┌─ Supplied records

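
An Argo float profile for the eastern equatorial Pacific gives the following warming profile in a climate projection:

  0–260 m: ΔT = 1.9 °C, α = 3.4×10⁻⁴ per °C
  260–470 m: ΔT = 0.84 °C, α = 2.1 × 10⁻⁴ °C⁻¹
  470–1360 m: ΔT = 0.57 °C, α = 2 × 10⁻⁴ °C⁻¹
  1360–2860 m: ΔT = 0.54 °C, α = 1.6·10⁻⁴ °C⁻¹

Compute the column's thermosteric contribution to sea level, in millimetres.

Δh = 440 mm

Layer 1: 3.4×10⁻⁴ × 1.9 × 260 = 0.16796 m
Layer 2: 0.84 × 210 × 2.1×10⁻⁴ = 0.037044 m
Layer 3: 0.57 × 2×10⁻⁴ × 890 = 0.10146 m
1360–2860 m: 1.6×10⁻⁴ × 0.54 × 1500 = 0.12960 m
Δh = 0.16796 + 0.037044 + 0.10146 + 0.12960 = 0.436064 m ≈ 440 mm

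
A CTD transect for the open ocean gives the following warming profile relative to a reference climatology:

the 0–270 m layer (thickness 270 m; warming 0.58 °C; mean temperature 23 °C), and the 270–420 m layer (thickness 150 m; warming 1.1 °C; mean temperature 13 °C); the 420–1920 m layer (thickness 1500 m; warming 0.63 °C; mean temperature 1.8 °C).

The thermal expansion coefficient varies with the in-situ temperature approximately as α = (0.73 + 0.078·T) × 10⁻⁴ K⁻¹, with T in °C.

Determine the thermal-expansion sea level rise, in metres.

0.15 m

Layer 1: α = (0.73 + 0.078×23)×10⁻⁴ = 2.524×10⁻⁴ K⁻¹
Layer 2: α = (0.73 + 0.078×13)×10⁻⁴ = 1.744×10⁻⁴ K⁻¹
Layer 3: α = (0.73 + 0.078×1.8)×10⁻⁴ = 0.8704×10⁻⁴ K⁻¹
Layer 1: 0.58 × 2.524×10⁻⁴ × 270 = 0.03952584 m
1.744×10⁻⁴ × 1.1 × 150 = 0.028776 m
Layer 3: 0.63 × 1500 × 0.8704×10⁻⁴ = 0.0822528 m
Δh = 0.03952584 + 0.028776 + 0.0822528 = 0.15055464 m ≈ 0.15 m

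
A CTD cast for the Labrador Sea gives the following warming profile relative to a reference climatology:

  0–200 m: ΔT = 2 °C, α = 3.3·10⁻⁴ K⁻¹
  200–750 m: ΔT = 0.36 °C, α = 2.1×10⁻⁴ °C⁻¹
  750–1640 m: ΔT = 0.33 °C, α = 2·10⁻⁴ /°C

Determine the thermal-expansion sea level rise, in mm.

232 mm of thermosteric rise

2 × 200 × 3.3×10⁻⁴ = 0.13200 m
200–750 m: 2.1×10⁻⁴ × 0.36 × 550 = 0.04158 m
0.33 × 2×10⁻⁴ × 890 = 0.05874 m
Δh = 0.13200 + 0.04158 + 0.05874 = 0.23232 m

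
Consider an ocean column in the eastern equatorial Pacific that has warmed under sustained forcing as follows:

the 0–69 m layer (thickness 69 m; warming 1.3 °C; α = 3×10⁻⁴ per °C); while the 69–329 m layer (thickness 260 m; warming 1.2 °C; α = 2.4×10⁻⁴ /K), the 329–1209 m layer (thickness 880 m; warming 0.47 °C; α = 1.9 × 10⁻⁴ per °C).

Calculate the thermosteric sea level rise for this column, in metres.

Layer 1: 3×10⁻⁴ × 1.3 × 69 = 0.02691 m
260 × 1.2 × 2.4×10⁻⁴ = 0.07488 m
329–1209 m: 0.47 × 880 × 1.9×10⁻⁴ = 0.078584 m
Δh = 0.02691 + 0.07488 + 0.078584 = 0.180374 m ≈ 0.18 m

Δh ≈ 0.18 m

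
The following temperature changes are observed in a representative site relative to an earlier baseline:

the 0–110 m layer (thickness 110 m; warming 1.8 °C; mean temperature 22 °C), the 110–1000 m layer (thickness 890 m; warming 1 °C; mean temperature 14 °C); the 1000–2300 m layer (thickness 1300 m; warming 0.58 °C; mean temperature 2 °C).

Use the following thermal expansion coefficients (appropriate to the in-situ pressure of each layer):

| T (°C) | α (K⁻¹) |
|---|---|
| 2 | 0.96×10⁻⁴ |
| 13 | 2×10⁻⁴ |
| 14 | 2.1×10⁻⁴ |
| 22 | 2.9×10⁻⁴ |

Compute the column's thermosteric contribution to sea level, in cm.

Layer 1 at 22 °C → α = 2.9×10⁻⁴ K⁻¹
Layer 2 at 14 °C → α = 2.1×10⁻⁴ K⁻¹
Layer 3 at 2 °C → α = 0.96×10⁻⁴ K⁻¹
2.9×10⁻⁴ × 110 × 1.8 = 0.05742 m
Layer 2: 2.1×10⁻⁴ × 1 × 890 = 0.18690 m
0.58 × 1300 × 0.96×10⁻⁴ = 0.072384 m
Δh = 0.05742 + 0.18690 + 0.072384 = 0.316704 m

Δh = 32 cm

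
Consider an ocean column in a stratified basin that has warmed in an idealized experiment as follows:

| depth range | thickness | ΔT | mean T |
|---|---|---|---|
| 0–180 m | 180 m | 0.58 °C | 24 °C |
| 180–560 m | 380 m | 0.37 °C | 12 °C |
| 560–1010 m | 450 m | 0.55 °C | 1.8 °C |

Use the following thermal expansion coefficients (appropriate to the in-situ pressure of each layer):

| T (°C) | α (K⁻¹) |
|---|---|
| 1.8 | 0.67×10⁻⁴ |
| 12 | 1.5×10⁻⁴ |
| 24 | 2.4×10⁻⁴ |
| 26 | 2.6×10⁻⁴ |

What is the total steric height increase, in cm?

Δh ≈ 6.27 cm

Layer 1 at 24 °C → α = 2.4×10⁻⁴ K⁻¹
Layer 2 at 12 °C → α = 1.5×10⁻⁴ K⁻¹
Layer 3 at 1.8 °C → α = 0.67×10⁻⁴ K⁻¹
Layer 1: 180 × 0.58 × 2.4×10⁻⁴ = 0.025056 m
Layer 2: 0.37 × 1.5×10⁻⁴ × 380 = 0.02109 m
450 × 0.67×10⁻⁴ × 0.55 = 0.0165825 m
Δh = 0.025056 + 0.02109 + 0.0165825 = 0.0627285 m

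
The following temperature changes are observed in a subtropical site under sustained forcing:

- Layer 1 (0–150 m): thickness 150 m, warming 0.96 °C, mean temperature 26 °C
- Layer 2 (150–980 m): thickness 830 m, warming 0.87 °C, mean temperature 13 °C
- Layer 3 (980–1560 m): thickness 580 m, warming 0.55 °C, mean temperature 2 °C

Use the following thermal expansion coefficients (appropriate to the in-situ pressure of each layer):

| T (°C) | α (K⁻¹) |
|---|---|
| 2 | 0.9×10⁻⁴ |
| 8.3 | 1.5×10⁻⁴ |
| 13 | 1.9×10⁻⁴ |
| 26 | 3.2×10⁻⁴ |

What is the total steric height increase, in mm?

Δh = 210 mm

Layer 1 at 26 °C → α = 3.2×10⁻⁴ K⁻¹
Layer 2 at 13 °C → α = 1.9×10⁻⁴ K⁻¹
Layer 3 at 2 °C → α = 0.9×10⁻⁴ K⁻¹
Layer 1: 3.2×10⁻⁴ × 0.96 × 150 = 0.04608 m
0.87 × 1.9×10⁻⁴ × 830 = 0.137199 m
980–1560 m: 0.55 × 0.9×10⁻⁴ × 580 = 0.02871 m
Δh = 0.04608 + 0.137199 + 0.02871 = 0.211989 m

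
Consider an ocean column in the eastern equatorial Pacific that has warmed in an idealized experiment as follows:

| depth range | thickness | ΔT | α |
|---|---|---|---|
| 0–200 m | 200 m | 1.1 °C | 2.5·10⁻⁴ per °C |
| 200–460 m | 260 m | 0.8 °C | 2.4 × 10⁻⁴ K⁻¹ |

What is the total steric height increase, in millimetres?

Δh = 105 mm

200 × 1.1 × 2.5×10⁻⁴ = 0.05500 m
Layer 2: 0.8 × 260 × 2.4×10⁻⁴ = 0.04992 m
Δh = 0.05500 + 0.04992 = 0.10492 m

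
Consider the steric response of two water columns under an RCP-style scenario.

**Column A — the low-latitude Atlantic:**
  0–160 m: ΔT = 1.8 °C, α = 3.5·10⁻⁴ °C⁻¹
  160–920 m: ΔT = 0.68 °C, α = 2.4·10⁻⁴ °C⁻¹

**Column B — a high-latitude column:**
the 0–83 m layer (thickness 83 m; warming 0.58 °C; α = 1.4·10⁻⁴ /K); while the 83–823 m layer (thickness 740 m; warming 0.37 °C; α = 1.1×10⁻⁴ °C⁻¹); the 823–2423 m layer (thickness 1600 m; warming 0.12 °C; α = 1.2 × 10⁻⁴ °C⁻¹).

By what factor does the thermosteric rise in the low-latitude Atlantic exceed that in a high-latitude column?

A 0–160 m: 1.8 × 3.5×10⁻⁴ × 160 = 0.10080 m
A 160–920 m: 0.68 × 2.4×10⁻⁴ × 760 = 0.124032 m
A total: 0.224832 m
B 83 × 1.4×10⁻⁴ × 0.58 = 0.0067396 m
B Layer 2: 740 × 0.37 × 1.1×10⁻⁴ = 0.030118 m
B 1600 × 0.12 × 1.2×10⁻⁴ = 0.02304 m
B total: 0.0598976 m
Ratio: 0.224832 / 0.0598976 ≈ 3.754

3.75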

└─

### What the task asks
Determine how many lines of the listing hold the word "range", then write only that number.

### The completed task
2